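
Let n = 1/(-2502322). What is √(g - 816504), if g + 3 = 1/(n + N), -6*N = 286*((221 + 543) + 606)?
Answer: I*√196227336939532862169777656421/490229903023 ≈ 903.61*I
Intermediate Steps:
n = -1/2502322 ≈ -3.9963e-7
N = -195910/3 (N = -143*((221 + 543) + 606)/3 = -143*(764 + 606)/3 = -143*1370/3 = -⅙*391820 = -195910/3 ≈ -65303.)
g = -1470697216035/490229903023 (g = -3 + 1/(-1/2502322 - 195910/3) = -3 + 1/(-490229903023/7506966) = -3 - 7506966/490229903023 = -1470697216035/490229903023 ≈ -3.0000)
√(g - 816504) = √(-1470697216035/490229903023 - 816504) = √(-400276147435107627/490229903023) = I*√196227336939532862169777656421/490229903023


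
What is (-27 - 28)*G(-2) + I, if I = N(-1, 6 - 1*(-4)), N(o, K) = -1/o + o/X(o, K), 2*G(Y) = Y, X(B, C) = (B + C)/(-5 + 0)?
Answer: 509/9 ≈ 56.556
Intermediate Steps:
X(B, C) = -B/5 - C/5 (X(B, C) = (B + C)/(-5) = (B + C)*(-1/5) = -B/5 - C/5)
G(Y) = Y/2
N(o, K) = -1/o + o/(-K/5 - o/5) (N(o, K) = -1/o + o/(-o/5 - K/5) = -1/o + o/(-K/5 - o/5))
I = 14/9 (I = (-(6 - 1*(-4)) - 1*(-1) - 5*(-1)**2)/((-1)*((6 - 1*(-4)) - 1)) = -(-(6 + 4) + 1 - 5*1)/((6 + 4) - 1) = -(-1*10 + 1 - 5)/(10 - 1) = -1*(-10 + 1 - 5)/9 = -1*1/9*(-14) = 14/9 ≈ 1.5556)
(-27 - 28)*G(-2) + I = (-27 - 28)*((1/2)*(-2)) + 14/9 = -55*(-1) + 14/9 = 55 + 14/9 = 509/9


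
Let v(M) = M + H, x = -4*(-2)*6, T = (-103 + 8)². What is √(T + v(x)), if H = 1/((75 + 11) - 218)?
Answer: √39521955/66 ≈ 95.252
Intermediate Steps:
T = 9025 (T = (-95)² = 9025)
x = 48 (x = 8*6 = 48)
H = -1/132 (H = 1/(86 - 218) = 1/(-132) = -1/132 ≈ -0.0075758)
v(M) = -1/132 + M (v(M) = M - 1/132 = -1/132 + M)
√(T + v(x)) = √(9025 + (-1/132 + 48)) = √(9025 + 6335/132) = √(1197635/132) = √39521955/66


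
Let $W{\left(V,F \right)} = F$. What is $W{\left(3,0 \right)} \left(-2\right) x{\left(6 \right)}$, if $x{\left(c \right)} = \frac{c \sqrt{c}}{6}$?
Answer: $0$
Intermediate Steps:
$x{\left(c \right)} = \frac{c^{\frac{3}{2}}}{6}$ ($x{\left(c \right)} = c^{\frac{3}{2}} \cdot \frac{1}{6} = \frac{c^{\frac{3}{2}}}{6}$)
$W{\left(3,0 \right)} \left(-2\right) x{\left(6 \right)} = 0 \left(-2\right) \frac{6^{\frac{3}{2}}}{6} = 0 \frac{6 \sqrt{6}}{6} = 0 \sqrt{6} = 0$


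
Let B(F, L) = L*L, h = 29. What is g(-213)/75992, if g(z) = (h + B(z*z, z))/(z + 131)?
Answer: -22699/3115672 ≈ -0.0072854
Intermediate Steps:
B(F, L) = L²
g(z) = (29 + z²)/(131 + z) (g(z) = (29 + z²)/(z + 131) = (29 + z²)/(131 + z))
g(-213)/75992 = ((29 + (-213)²)/(131 - 213))/75992 = ((29 + 45369)/(-82))*(1/75992) = -1/82*45398*(1/75992) = -22699/41*1/75992 = -22699/3115672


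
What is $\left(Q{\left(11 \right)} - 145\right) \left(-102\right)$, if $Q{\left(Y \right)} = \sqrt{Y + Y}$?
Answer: $14790 - 102 \sqrt{22} \approx 14312.0$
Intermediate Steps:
$Q{\left(Y \right)} = \sqrt{2} \sqrt{Y}$ ($Q{\left(Y \right)} = \sqrt{2 Y} = \sqrt{2} \sqrt{Y}$)
$\left(Q{\left(11 \right)} - 145\right) \left(-102\right) = \left(\sqrt{2} \sqrt{11} - 145\right) \left(-102\right) = \left(\sqrt{22} - 145\right) \left(-102\right) = \left(-145 + \sqrt{22}\right) \left(-102\right) = 14790 - 102 \sqrt{22}$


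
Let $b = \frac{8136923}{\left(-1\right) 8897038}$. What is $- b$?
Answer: $\frac{8136923}{8897038} \approx 0.91457$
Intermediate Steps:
$b = - \frac{8136923}{8897038}$ ($b = \frac{8136923}{-8897038} = 8136923 \left(- \frac{1}{8897038}\right) = - \frac{8136923}{8897038} \approx -0.91457$)
$- b = \left(-1\right) \left(- \frac{8136923}{8897038}\right) = \frac{8136923}{8897038}$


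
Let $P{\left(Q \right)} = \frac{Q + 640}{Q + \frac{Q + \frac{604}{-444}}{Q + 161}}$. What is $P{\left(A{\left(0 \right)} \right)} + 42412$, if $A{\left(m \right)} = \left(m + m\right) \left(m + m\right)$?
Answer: $- \frac{5033228}{151} \approx -33333.0$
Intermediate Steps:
$A{\left(m \right)} = 4 m^{2}$ ($A{\left(m \right)} = 2 m 2 m = 4 m^{2}$)
$P{\left(Q \right)} = \frac{640 + Q}{Q + \frac{- \frac{151}{111} + Q}{161 + Q}}$ ($P{\left(Q \right)} = \frac{640 + Q}{Q + \frac{Q + 604 \left(- \frac{1}{444}\right)}{161 + Q}} = \frac{640 + Q}{Q + \frac{Q - \frac{151}{111}}{161 + Q}} = \frac{640 + Q}{Q + \frac{- \frac{151}{111} + Q}{161 + Q}}$)
$P{\left(A{\left(0 \right)} \right)} + 42412 = \frac{111 \left(103040 + \left(4 \cdot 0^{2}\right)^{2} + 801 \cdot 4 \cdot 0^{2}\right)}{-151 + 111 \left(4 \cdot 0^{2}\right)^{2} + 17982 \cdot 4 \cdot 0^{2}} + 42412 = \frac{111 \left(103040 + \left(4 \cdot 0\right)^{2} + 801 \cdot 4 \cdot 0\right)}{-151 + 111 \left(4 \cdot 0\right)^{2} + 17982 \cdot 4 \cdot 0} + 42412 = \frac{111 \left(103040 + 0^{2} + 801 \cdot 0\right)}{-151 + 111 \cdot 0^{2} + 17982 \cdot 0} + 42412 = \frac{111 \left(103040 + 0 + 0\right)}{-151 + 111 \cdot 0 + 0} + 42412 = 111 \frac{1}{-151 + 0 + 0} \cdot 103040 + 42412 = 111 \frac{1}{-151} \cdot 103040 + 42412 = 111 \left(- \frac{1}{151}\right) 103040 + 42412 = - \frac{11437440}{151} + 42412 = - \frac{5033228}{151}$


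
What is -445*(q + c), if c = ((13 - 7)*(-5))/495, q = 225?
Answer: -3303235/33 ≈ -1.0010e+5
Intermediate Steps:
c = -2/33 (c = (6*(-5))*(1/495) = -30*1/495 = -2/33 ≈ -0.060606)
-445*(q + c) = -445*(225 - 2/33) = -445*7423/33 = -3303235/33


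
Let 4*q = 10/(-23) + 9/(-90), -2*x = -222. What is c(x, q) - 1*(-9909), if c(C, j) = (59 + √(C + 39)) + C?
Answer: 10079 + 5*√6 ≈ 10091.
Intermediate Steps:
x = 111 (x = -½*(-222) = 111)
q = -123/920 (q = (10/(-23) + 9/(-90))/4 = (10*(-1/23) + 9*(-1/90))/4 = (-10/23 - ⅒)/4 = (¼)*(-123/230) = -123/920 ≈ -0.13370)
c(C, j) = 59 + C + √(39 + C) (c(C, j) = (59 + √(39 + C)) + C = 59 + C + √(39 + C))
c(x, q) - 1*(-9909) = (59 + 111 + √(39 + 111)) - 1*(-9909) = (59 + 111 + √150) + 9909 = (59 + 111 + 5*√6) + 9909 = (170 + 5*√6) + 9909 = 10079 + 5*√6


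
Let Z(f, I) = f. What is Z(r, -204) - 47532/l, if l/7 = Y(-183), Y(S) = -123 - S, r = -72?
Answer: -6481/35 ≈ -185.17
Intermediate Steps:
l = 420 (l = 7*(-123 - 1*(-183)) = 7*(-123 + 183) = 7*60 = 420)
Z(r, -204) - 47532/l = -72 - 47532/420 = -72 - 47532*1/420 = -72 - 3961/35 = -6481/35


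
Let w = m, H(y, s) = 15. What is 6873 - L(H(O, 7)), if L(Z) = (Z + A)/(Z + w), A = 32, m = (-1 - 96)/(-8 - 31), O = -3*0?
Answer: 4685553/682 ≈ 6870.3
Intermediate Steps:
O = 0
m = 97/39 (m = -97/(-39) = -97*(-1/39) = 97/39 ≈ 2.4872)
w = 97/39 ≈ 2.4872
L(Z) = (32 + Z)/(97/39 + Z) (L(Z) = (Z + 32)/(Z + 97/39) = (32 + Z)/(97/39 + Z))
6873 - L(H(O, 7)) = 6873 - 39*(32 + 15)/(97 + 39*15) = 6873 - 39*47/(97 + 585) = 6873 - 39*47/682 = 6873 - 1*1833/682 = 6873 - 1833/682 = 4685553/682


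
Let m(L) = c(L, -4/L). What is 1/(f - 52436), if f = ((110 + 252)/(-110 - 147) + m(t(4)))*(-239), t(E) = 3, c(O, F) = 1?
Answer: -257/13450957 ≈ -1.9106e-5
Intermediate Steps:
m(L) = 1
f = 25095/257 (f = ((110 + 252)/(-110 - 147) + 1)*(-239) = (362/(-257) + 1)*(-239) = (362*(-1/257) + 1)*(-239) = (-362/257 + 1)*(-239) = -105/257*(-239) = 25095/257 ≈ 97.646)
1/(f - 52436) = 1/(25095/257 - 52436) = 1/(-13450957/257) = -257/13450957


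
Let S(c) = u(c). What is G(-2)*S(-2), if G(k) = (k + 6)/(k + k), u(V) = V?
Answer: 2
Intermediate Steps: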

- **ASSIGNED TASK**: Look through the data above and return exactly the lines from the one that contains "What is -445*(q" to the one that contains "Let m(L) = c(L, -4/L).", inclusive, with nothing else.

- **WRITTEN RESPONSE**:
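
What is -445*(q + c), if c = ((13 - 7)*(-5))/495, q = 225?
Answer: -3303235/33 ≈ -1.0010e+5
Intermediate Steps:
c = -2/33 (c = (6*(-5))*(1/495) = -30*1/495 = -2/33 ≈ -0.060606)
-445*(q + c) = -445*(225 - 2/33) = -445*7423/33 = -3303235/33


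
Let 4*q = 10/(-23) + 9/(-90), -2*x = -222. What is c(x, q) - 1*(-9909), if c(C, j) = (59 + √(C + 39)) + C?
Answer: 10079 + 5*√6 ≈ 10091.
Intermediate Steps:
x = 111 (x = -½*(-222) = 111)
q = -123/920 (q = (10/(-23) + 9/(-90))/4 = (10*(-1/23) + 9*(-1/90))/4 = (-10/23 - ⅒)/4 = (¼)*(-123/230) = -123/920 ≈ -0.13370)
c(C, j) = 59 + C + √(39 + C) (c(C, j) = (59 + √(39 + C)) + C = 59 + C + √(39 + C))
c(x, q) - 1*(-9909) = (59 + 111 + √(39 + 111)) - 1*(-9909) = (59 + 111 + √150) + 9909 = (59 + 111 + 5*√6) + 9909 = (170 + 5*√6) + 9909 = 10079 + 5*√6


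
Let Z(f, I) = f. What is Z(r, -204) - 47532/l, if l/7 = Y(-183), Y(S) = -123 - S, r = -72?
Answer: -6481/35 ≈ -185.17
Intermediate Steps:
l = 420 (l = 7*(-123 - 1*(-183)) = 7*(-123 + 183) = 7*60 = 420)
Z(r, -204) - 47532/l = -72 - 47532/420 = -72 - 47532*1/420 = -72 - 3961/35 = -6481/35


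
Let w = m, H(y, s) = 15. What is 6873 - L(H(O, 7)), if L(Z) = (Z + A)/(Z + w), A = 32, m = (-1 - 96)/(-8 - 31), O = -3*0?
Answer: 4685553/682 ≈ 6870.3
Intermediate Steps:
O = 0
m = 97/39 (m = -97/(-39) = -97*(-1/39) = 97/39 ≈ 2.4872)
w = 97/39 ≈ 2.4872
L(Z) = (32 + Z)/(97/39 + Z) (L(Z) = (Z + 32)/(Z + 97/39) = (32 + Z)/(97/39 + Z))
6873 - L(H(O, 7)) = 6873 - 39*(32 + 15)/(97 + 39*15) = 6873 - 39*47/(97 + 585) = 6873 - 39*47/682 = 6873 - 1*1833/682 = 6873 - 1833/682 = 4685553/682


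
Let m(L) = c(L, -4/L). What is 1/(f - 52436), if f = ((110 + 252)/(-110 - 147) + m(t(4)))*(-239), t(E) = 3, c(O, F) = 1?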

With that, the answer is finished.